Exercise requirements: Nothing but the listing below, retyped exactly, should appear in the answer.

Material shown:
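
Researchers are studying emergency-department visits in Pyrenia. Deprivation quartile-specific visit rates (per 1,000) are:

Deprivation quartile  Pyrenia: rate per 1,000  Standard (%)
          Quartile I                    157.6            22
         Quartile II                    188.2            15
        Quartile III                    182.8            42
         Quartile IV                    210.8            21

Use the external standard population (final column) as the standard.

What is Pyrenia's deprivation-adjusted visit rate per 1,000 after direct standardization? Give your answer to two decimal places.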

Expected output:
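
Researchers are studying emergency-department visits in Pyrenia. Deprivation quartile-specific visit rates (per 1,000) are:

Deprivation quartile  Pyrenia: rate per 1,000  Standard (%)
          Quartile I                    157.6            22
         Quartile II                    188.2            15
        Quartile III                    182.8            42
         Quartile IV                    210.8            21

Use the external standard population (final column) as the standard.

What is Pyrenia's deprivation-adjusted visit rate per 1,000 after direct standardization? Give your answer to two decimal places.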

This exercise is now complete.